[Stored data]
----

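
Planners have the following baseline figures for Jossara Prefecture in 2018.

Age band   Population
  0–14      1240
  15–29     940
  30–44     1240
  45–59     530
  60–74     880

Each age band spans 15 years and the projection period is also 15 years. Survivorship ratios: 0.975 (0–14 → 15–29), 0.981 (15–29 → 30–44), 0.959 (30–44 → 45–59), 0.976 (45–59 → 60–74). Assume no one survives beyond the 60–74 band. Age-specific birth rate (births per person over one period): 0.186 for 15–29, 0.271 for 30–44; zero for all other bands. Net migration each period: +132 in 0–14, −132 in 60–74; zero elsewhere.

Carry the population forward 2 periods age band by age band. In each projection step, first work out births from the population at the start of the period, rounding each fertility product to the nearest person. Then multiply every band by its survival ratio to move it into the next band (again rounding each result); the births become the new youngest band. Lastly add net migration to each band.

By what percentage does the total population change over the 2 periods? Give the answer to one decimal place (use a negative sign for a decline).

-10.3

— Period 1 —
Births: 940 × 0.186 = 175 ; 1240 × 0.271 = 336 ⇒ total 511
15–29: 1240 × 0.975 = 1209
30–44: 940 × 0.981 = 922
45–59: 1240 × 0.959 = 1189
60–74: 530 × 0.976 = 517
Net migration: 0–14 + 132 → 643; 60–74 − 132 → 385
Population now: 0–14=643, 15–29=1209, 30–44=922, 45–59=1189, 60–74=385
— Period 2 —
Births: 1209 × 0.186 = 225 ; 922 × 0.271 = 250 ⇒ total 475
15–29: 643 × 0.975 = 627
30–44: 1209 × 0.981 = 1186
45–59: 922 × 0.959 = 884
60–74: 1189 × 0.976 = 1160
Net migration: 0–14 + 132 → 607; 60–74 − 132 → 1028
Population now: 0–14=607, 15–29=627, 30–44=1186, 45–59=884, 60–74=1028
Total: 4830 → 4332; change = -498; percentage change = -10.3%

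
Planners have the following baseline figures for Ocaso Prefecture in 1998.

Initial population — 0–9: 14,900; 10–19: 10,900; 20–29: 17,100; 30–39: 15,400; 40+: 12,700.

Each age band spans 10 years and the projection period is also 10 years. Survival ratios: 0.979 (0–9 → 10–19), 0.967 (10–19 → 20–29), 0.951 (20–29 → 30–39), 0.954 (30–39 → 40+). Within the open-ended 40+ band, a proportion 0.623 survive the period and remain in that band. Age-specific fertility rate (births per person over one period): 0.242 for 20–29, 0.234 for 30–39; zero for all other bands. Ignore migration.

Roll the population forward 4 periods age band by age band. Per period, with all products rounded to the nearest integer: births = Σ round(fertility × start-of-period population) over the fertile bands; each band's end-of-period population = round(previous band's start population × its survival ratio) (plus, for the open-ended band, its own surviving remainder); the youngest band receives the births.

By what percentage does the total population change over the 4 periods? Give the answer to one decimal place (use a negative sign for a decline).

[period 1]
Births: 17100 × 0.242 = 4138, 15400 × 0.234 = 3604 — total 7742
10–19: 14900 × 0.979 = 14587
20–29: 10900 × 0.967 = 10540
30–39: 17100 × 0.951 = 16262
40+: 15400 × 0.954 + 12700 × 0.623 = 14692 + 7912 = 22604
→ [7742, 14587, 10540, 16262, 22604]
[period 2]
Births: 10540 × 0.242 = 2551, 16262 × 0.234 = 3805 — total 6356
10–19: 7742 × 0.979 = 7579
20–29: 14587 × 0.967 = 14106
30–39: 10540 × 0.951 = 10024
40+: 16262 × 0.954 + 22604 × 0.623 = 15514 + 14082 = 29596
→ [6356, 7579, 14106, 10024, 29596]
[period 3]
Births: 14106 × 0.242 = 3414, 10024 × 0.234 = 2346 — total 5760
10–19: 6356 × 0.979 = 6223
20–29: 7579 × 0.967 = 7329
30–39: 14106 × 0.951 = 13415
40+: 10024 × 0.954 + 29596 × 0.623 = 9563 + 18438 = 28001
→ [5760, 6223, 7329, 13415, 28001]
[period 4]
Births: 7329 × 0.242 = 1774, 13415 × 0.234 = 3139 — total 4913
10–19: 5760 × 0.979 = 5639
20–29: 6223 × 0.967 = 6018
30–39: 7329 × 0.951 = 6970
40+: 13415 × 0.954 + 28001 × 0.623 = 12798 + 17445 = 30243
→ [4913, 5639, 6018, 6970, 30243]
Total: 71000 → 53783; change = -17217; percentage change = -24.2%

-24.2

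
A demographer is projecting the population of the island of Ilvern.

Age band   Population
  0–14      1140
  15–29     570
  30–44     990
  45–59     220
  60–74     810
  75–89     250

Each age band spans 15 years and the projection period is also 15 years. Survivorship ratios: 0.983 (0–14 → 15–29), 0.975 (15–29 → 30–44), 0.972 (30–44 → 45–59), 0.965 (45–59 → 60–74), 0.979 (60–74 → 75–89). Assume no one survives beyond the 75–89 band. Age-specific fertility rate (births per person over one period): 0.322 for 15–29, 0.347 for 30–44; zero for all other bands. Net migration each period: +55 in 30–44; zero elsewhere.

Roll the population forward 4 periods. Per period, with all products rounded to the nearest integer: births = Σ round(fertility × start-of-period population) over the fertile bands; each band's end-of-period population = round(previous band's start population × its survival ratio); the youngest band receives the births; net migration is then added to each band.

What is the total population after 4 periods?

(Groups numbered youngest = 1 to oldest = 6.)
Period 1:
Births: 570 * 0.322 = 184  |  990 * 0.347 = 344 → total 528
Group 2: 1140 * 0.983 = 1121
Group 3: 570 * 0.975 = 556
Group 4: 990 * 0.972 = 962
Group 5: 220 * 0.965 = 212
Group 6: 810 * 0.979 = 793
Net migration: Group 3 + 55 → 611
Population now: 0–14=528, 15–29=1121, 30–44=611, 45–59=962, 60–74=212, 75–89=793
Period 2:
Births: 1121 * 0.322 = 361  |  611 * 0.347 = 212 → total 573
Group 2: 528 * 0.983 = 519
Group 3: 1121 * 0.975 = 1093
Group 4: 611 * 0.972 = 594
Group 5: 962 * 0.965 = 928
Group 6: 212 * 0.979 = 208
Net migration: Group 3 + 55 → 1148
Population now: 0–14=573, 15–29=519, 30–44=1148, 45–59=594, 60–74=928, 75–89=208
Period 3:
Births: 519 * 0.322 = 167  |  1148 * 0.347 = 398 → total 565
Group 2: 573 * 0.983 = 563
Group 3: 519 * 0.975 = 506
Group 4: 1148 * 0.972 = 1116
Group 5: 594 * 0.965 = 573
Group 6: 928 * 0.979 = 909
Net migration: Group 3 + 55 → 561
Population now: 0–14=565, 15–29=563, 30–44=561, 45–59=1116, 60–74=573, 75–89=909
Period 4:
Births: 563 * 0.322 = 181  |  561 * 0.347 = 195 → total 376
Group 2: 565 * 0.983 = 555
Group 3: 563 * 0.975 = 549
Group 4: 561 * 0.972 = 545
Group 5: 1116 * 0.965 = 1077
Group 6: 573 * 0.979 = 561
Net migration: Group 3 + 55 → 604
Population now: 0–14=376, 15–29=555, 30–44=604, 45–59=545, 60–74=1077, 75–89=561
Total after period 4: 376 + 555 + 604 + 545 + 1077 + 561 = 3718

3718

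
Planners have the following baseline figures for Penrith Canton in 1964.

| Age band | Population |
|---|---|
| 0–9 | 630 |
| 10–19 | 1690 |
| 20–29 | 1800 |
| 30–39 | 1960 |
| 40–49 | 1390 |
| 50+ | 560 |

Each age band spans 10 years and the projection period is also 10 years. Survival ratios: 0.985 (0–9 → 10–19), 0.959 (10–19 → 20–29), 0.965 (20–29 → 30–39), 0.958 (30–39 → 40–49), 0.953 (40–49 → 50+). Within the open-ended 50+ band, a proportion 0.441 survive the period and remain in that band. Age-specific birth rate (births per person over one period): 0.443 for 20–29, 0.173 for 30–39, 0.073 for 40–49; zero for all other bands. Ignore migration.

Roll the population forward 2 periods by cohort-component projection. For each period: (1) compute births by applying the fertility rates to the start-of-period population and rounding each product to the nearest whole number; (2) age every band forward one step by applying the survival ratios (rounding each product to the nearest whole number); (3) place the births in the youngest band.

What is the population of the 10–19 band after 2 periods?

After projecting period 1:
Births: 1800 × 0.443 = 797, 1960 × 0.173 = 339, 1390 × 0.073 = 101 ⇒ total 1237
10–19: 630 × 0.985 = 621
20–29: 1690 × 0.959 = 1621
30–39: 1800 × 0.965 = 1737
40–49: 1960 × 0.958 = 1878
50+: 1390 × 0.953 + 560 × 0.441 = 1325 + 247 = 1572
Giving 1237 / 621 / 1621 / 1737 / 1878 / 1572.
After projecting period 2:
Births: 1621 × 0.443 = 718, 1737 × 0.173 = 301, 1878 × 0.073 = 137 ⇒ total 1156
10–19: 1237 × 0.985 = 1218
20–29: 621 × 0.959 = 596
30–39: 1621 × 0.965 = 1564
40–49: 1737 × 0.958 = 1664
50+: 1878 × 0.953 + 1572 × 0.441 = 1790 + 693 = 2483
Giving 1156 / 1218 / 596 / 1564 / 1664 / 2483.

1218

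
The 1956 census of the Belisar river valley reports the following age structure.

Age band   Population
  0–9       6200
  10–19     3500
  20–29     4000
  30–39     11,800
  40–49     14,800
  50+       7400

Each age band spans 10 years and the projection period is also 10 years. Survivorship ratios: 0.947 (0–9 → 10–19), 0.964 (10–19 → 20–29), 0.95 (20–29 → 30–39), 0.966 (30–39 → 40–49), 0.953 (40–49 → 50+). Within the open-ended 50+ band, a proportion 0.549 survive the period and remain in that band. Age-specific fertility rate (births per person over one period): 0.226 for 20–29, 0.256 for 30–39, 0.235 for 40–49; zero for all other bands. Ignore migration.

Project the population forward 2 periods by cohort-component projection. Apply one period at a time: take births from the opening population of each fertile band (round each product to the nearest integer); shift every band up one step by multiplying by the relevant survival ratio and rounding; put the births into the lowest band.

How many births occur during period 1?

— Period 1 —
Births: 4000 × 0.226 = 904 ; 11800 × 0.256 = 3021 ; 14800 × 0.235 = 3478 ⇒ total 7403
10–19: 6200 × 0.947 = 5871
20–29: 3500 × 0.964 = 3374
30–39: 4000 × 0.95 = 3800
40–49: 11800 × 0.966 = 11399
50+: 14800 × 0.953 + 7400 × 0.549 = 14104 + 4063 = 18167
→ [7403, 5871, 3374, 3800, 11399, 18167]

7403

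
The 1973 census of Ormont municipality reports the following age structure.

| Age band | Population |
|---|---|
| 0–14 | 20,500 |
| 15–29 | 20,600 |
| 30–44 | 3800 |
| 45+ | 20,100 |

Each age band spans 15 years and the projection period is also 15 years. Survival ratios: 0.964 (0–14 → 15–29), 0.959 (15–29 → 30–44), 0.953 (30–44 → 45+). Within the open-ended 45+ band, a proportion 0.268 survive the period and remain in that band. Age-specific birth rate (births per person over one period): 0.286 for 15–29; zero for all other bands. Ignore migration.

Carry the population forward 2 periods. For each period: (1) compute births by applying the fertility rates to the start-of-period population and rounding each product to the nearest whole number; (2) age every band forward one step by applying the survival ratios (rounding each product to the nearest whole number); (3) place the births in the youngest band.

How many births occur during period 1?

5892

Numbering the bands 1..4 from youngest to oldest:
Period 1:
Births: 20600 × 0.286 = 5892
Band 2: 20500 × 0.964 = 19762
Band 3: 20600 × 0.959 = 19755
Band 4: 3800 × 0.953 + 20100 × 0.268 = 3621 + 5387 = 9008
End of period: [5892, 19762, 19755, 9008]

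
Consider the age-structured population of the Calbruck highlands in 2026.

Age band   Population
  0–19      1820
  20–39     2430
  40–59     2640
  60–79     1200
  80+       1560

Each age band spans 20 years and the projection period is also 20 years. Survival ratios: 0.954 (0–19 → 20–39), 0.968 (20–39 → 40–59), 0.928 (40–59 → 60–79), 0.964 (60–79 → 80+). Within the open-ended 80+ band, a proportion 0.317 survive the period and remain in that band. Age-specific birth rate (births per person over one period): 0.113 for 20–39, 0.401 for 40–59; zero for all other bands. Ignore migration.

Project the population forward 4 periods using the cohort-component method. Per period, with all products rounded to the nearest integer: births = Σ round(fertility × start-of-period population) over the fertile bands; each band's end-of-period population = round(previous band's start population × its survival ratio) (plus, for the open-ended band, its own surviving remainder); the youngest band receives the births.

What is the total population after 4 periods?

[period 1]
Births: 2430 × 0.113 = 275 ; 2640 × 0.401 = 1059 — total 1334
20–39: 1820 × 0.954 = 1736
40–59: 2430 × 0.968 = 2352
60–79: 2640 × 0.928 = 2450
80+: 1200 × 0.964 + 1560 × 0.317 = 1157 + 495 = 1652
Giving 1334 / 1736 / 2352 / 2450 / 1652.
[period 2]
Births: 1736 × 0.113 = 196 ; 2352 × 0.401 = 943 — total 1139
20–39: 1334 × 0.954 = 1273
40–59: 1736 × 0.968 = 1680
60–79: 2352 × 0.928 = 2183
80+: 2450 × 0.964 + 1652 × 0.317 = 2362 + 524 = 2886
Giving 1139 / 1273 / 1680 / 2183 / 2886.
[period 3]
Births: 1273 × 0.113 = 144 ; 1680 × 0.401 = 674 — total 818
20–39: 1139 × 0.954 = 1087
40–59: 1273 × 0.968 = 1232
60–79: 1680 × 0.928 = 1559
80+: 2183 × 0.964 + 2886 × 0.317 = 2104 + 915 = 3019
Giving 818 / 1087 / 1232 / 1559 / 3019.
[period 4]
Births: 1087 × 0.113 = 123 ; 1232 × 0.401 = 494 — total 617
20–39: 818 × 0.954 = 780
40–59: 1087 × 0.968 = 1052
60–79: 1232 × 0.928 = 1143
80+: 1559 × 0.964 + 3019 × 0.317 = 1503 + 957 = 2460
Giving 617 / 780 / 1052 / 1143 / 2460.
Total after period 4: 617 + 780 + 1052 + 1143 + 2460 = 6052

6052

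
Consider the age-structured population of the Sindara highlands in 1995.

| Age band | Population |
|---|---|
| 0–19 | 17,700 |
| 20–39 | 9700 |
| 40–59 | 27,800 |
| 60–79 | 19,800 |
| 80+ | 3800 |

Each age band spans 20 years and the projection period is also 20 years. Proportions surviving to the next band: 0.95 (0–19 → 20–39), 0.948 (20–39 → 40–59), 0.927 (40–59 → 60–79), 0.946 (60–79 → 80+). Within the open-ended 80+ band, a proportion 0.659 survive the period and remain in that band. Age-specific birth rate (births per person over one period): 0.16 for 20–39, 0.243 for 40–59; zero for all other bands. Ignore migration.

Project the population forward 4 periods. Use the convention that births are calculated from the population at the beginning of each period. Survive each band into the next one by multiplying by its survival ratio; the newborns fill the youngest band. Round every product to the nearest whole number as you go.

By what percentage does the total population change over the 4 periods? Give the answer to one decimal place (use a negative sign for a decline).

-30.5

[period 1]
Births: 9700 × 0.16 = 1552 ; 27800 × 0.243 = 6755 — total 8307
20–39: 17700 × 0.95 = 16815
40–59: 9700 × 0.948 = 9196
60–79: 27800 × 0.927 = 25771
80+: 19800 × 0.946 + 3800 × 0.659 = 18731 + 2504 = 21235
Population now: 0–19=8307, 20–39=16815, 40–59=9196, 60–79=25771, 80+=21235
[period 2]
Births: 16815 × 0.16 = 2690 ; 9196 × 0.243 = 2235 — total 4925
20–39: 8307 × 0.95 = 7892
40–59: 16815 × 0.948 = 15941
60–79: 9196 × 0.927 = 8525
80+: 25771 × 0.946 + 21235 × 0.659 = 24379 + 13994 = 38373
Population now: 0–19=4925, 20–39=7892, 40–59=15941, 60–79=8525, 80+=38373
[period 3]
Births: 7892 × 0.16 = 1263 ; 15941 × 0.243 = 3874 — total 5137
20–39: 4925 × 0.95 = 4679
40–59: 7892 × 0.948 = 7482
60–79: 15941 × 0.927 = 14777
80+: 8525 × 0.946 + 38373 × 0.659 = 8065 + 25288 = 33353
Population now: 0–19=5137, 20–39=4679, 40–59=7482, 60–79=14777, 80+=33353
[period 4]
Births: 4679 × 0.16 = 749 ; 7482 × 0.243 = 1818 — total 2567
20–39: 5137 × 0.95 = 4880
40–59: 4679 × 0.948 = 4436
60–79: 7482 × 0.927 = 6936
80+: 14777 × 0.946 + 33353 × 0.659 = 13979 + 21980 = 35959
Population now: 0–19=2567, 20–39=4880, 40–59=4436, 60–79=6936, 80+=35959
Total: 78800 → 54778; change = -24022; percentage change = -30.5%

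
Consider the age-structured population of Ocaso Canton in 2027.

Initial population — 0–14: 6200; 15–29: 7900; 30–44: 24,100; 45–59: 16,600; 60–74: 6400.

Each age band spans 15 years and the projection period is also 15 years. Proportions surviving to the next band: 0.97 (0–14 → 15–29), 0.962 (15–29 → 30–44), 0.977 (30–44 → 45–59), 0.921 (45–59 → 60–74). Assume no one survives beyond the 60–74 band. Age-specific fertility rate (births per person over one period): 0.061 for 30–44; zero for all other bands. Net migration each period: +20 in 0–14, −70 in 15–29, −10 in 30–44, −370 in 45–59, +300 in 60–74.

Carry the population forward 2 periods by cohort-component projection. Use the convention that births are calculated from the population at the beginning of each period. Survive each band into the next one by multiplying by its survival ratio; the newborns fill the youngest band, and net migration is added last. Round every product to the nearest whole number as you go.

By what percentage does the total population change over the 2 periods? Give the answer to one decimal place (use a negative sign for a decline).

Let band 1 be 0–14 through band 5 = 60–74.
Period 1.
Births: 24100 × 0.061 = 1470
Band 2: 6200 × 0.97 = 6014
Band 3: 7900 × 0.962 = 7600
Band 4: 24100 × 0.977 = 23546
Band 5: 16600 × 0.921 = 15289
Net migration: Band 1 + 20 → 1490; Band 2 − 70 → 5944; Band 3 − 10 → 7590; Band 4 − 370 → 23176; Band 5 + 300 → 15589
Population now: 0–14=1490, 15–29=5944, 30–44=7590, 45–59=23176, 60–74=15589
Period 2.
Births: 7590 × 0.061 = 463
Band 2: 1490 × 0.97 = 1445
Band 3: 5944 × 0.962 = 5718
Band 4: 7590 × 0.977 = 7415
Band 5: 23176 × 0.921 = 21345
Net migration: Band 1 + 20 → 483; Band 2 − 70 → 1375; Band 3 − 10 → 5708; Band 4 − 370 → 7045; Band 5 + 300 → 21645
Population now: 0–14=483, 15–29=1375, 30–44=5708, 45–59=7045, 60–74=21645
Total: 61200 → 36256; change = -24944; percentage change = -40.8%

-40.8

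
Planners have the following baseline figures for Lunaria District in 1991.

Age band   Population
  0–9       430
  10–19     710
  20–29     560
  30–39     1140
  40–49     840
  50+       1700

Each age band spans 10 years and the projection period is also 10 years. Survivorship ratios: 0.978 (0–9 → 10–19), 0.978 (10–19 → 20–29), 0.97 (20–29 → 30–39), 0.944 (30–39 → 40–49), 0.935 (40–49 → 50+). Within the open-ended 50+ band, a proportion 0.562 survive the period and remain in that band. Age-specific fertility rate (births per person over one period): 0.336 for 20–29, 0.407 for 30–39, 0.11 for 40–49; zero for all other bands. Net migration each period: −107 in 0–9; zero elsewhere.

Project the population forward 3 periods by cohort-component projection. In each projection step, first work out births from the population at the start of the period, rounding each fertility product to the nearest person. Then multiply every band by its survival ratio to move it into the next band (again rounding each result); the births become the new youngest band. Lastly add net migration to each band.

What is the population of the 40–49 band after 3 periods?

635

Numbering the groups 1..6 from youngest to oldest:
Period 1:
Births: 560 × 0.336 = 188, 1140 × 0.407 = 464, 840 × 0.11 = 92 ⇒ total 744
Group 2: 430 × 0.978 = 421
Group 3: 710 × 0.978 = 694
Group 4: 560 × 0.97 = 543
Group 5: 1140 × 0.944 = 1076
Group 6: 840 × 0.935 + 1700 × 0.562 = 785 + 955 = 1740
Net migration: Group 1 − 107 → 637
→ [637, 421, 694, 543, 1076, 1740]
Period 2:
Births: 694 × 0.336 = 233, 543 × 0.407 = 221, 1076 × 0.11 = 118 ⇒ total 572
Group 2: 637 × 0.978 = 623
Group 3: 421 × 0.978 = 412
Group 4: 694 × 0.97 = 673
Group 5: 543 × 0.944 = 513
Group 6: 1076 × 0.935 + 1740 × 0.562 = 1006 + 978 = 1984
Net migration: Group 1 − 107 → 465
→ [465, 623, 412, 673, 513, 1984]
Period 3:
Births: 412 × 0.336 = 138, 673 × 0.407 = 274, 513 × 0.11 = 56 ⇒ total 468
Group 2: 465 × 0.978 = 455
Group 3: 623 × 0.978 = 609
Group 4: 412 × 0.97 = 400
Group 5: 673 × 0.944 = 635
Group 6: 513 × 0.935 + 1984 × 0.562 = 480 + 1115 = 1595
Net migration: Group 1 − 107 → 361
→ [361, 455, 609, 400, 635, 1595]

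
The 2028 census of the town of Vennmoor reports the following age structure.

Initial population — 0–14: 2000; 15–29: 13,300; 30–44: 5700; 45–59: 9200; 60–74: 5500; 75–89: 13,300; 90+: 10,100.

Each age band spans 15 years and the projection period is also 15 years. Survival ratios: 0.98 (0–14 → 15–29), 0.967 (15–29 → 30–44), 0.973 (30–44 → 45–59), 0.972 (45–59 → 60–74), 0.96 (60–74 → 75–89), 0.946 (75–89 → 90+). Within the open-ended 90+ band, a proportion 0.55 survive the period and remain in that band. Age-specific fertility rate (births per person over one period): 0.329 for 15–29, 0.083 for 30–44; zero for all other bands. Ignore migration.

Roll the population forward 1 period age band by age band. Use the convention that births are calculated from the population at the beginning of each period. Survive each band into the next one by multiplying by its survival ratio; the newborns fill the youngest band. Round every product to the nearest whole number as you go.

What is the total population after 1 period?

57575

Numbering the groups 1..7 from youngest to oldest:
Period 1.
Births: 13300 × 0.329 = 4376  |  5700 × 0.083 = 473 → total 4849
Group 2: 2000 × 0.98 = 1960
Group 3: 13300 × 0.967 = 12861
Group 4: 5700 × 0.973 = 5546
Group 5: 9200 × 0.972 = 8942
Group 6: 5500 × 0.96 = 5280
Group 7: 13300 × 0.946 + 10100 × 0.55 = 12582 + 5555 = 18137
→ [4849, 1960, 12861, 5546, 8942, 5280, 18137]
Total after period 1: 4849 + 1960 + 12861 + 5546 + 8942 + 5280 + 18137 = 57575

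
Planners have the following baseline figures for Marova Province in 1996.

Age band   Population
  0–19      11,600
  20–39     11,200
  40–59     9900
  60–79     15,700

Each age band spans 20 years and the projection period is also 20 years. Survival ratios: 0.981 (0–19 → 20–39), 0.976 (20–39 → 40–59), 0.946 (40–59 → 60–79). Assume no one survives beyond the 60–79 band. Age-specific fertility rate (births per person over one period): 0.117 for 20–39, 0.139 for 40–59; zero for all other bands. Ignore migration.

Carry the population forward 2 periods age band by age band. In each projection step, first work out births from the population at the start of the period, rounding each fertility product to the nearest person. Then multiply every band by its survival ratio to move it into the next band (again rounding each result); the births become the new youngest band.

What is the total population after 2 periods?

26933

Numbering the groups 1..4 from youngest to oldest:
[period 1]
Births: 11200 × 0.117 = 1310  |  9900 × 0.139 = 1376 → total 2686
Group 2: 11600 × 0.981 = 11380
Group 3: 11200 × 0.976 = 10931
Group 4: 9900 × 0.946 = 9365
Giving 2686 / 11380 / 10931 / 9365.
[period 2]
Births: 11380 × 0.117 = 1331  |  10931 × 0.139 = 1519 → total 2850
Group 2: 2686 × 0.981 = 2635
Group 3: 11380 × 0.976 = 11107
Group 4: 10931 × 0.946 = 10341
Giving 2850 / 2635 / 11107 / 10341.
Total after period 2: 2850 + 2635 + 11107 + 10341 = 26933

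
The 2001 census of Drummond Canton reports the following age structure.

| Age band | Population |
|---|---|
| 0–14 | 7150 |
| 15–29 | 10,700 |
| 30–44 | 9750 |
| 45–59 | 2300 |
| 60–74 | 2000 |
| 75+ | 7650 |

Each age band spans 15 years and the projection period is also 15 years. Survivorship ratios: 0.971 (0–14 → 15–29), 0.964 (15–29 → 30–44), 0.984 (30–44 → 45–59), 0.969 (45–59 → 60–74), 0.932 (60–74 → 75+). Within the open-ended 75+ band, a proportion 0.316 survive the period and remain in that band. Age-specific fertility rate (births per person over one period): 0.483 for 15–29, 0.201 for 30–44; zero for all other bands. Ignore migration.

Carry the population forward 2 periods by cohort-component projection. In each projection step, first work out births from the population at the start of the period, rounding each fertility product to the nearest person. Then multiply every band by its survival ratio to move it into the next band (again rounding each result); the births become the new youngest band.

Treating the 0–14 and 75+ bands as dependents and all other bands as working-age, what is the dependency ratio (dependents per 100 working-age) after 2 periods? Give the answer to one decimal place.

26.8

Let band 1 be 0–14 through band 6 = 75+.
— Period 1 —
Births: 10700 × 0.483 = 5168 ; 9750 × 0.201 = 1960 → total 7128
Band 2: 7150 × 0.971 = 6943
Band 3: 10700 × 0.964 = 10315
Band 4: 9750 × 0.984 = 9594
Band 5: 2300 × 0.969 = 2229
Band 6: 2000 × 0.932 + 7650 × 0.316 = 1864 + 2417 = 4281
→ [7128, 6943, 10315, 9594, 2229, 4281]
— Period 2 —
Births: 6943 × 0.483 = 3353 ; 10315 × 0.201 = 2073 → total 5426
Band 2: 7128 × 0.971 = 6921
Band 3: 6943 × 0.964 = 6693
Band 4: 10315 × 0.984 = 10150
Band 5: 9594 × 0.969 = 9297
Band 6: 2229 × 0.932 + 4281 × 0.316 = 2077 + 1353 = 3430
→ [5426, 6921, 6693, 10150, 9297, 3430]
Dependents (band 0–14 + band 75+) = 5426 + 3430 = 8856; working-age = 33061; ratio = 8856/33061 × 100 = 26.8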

----

EXERCISE GOAL:
The answer must hold only the lines from the first line of the data through the line bearing "60–74; zero elsewhere.", returned exactly.

WRITTEN RESPONSE:
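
Planners have the following baseline figures for Jossara Prefecture in 2018.

Age band   Population
  0–14      1240
  15–29     940
  30–44     1240
  45–59     530
  60–74     880

Each age band spans 15 years and the projection period is also 15 years. Survivorship ratios: 0.975 (0–14 → 15–29), 0.981 (15–29 → 30–44), 0.959 (30–44 → 45–59), 0.976 (45–59 → 60–74). Assume no one survives beyond the 60–74 band. Age-specific birth rate (births per person over one period): 0.186 for 15–29, 0.271 for 30–44; zero for all other bands. Net migration each period: +132 in 0–14, −132 in 60–74; zero elsewhere.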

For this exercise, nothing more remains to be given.